▸ **What is being asked**
Output everything in the listing exactly.

▸ **Record excerpts**
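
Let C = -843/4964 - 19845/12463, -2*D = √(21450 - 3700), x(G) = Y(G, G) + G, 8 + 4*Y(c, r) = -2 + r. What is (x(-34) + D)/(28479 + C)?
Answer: -309331660/195753583571 - 154665830*√710/1761782252139 ≈ -0.0039194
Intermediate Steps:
Y(c, r) = -5/2 + r/4 (Y(c, r) = -2 + (-2 + r)/4 = -2 + (-½ + r/4) = -5/2 + r/4)
x(G) = -5/2 + 5*G/4 (x(G) = (-5/2 + G/4) + G = -5/2 + 5*G/4)
D = -5*√710/2 (D = -√(21450 - 3700)/2 = -5*√710/2 ≈ -66.615)
C = -109016889/61866332 (C = -843*1/4964 - 19845*1/12463 = -843/4964 - 19845/12463 = -109016889/61866332 ≈ -1.7621)
(x(-34) + D)/(28479 + C) = ((-5/2 + (5/4)*(-34)) - 5*√710/2)/(28479 - 109016889/61866332) = ((-5/2 - 85/2) - 5*√710/2)/(1761782252139/61866332) = (-45 - 5*√710/2)*(61866332/1761782252139) = -309331660/195753583571 - 154665830*√710/1761782252139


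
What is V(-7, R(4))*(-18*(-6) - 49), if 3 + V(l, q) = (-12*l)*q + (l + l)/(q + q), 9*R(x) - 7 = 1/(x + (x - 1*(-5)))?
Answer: 11462933/3588 ≈ 3194.8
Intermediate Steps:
R(x) = 7/9 + 1/(9*(5 + 2*x)) (R(x) = 7/9 + 1/(9*(x + (x - 1*(-5)))) = 7/9 + 1/(9*(x + (x + 5))) = 7/9 + 1/(9*(x + (5 + x))) = 7/9 + 1/(9*(5 + 2*x)))
V(l, q) = -3 + l/q - 12*l*q (V(l, q) = -3 + ((-12*l)*q + (l + l)/(q + q)) = -3 + (-12*l*q + (2*l)/((2*q))) = -3 + (-12*l*q + (2*l)*(1/(2*q))) = -3 + (-12*l*q + l/q) = -3 + (l/q - 12*l*q) = -3 + l/q - 12*l*q)
V(-7, R(4))*(-18*(-6) - 49) = (-3 - 7*9*(5 + 2*4)/(2*(18 + 7*4)) - 12*(-7)*2*(18 + 7*4)/(9*(5 + 2*4)))*(-18*(-6) - 49) = (-3 - 7*9*(5 + 8)/(2*(18 + 28)) - 12*(-7)*2*(18 + 28)/(9*(5 + 8)))*(108 - 49) = (-3 - 7/((2/9)*46/13) - 12*(-7)*(2/9)*46/13)*59 = (-3 - 7/((2/9)*(1/13)*46) - 12*(-7)*(2/9)*(1/13)*46)*59 = (-3 - 7/92/117 - 12*(-7)*92/117)*59 = (-3 - 7*117/92 + 2576/39)*59 = (-3 - 819/92 + 2576/39)*59 = (194287/3588)*59 = 11462933/3588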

▸ **Expected output**
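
Let C = -843/4964 - 19845/12463, -2*D = √(21450 - 3700), x(G) = Y(G, G) + G, 8 + 4*Y(c, r) = -2 + r. What is (x(-34) + D)/(28479 + C)?
Answer: -309331660/195753583571 - 154665830*√710/1761782252139 ≈ -0.0039194
Intermediate Steps:
Y(c, r) = -5/2 + r/4 (Y(c, r) = -2 + (-2 + r)/4 = -2 + (-½ + r/4) = -5/2 + r/4)
x(G) = -5/2 + 5*G/4 (x(G) = (-5/2 + G/4) + G = -5/2 + 5*G/4)
D = -5*√710/2 (D = -√(21450 - 3700)/2 = -5*√710/2 ≈ -66.615)
C = -109016889/61866332 (C = -843*1/4964 - 19845*1/12463 = -843/4964 - 19845/12463 = -109016889/61866332 ≈ -1.7621)
(x(-34) + D)/(28479 + C) = ((-5/2 + (5/4)*(-34)) - 5*√710/2)/(28479 - 109016889/61866332) = ((-5/2 - 85/2) - 5*√710/2)/(1761782252139/61866332) = (-45 - 5*√710/2)*(61866332/1761782252139) = -309331660/195753583571 - 154665830*√710/1761782252139


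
What is V(-7, R(4))*(-18*(-6) - 49), if 3 + V(l, q) = (-12*l)*q + (l + l)/(q + q), 9*R(x) - 7 = 1/(x + (x - 1*(-5)))?
Answer: 11462933/3588 ≈ 3194.8
Intermediate Steps:
R(x) = 7/9 + 1/(9*(5 + 2*x)) (R(x) = 7/9 + 1/(9*(x + (x - 1*(-5)))) = 7/9 + 1/(9*(x + (x + 5))) = 7/9 + 1/(9*(x + (5 + x))) = 7/9 + 1/(9*(5 + 2*x)))
V(l, q) = -3 + l/q - 12*l*q (V(l, q) = -3 + ((-12*l)*q + (l + l)/(q + q)) = -3 + (-12*l*q + (2*l)/((2*q))) = -3 + (-12*l*q + (2*l)*(1/(2*q))) = -3 + (-12*l*q + l/q) = -3 + (l/q - 12*l*q) = -3 + l/q - 12*l*q)
V(-7, R(4))*(-18*(-6) - 49) = (-3 - 7*9*(5 + 2*4)/(2*(18 + 7*4)) - 12*(-7)*2*(18 + 7*4)/(9*(5 + 2*4)))*(-18*(-6) - 49) = (-3 - 7*9*(5 + 8)/(2*(18 + 28)) - 12*(-7)*2*(18 + 28)/(9*(5 + 8)))*(108 - 49) = (-3 - 7/((2/9)*46/13) - 12*(-7)*(2/9)*46/13)*59 = (-3 - 7/((2/9)*(1/13)*46) - 12*(-7)*(2/9)*(1/13)*46)*59 = (-3 - 7/92/117 - 12*(-7)*92/117)*59 = (-3 - 7*117/92 + 2576/39)*59 = (-3 - 819/92 + 2576/39)*59 = (194287/3588)*59 = 11462933/3588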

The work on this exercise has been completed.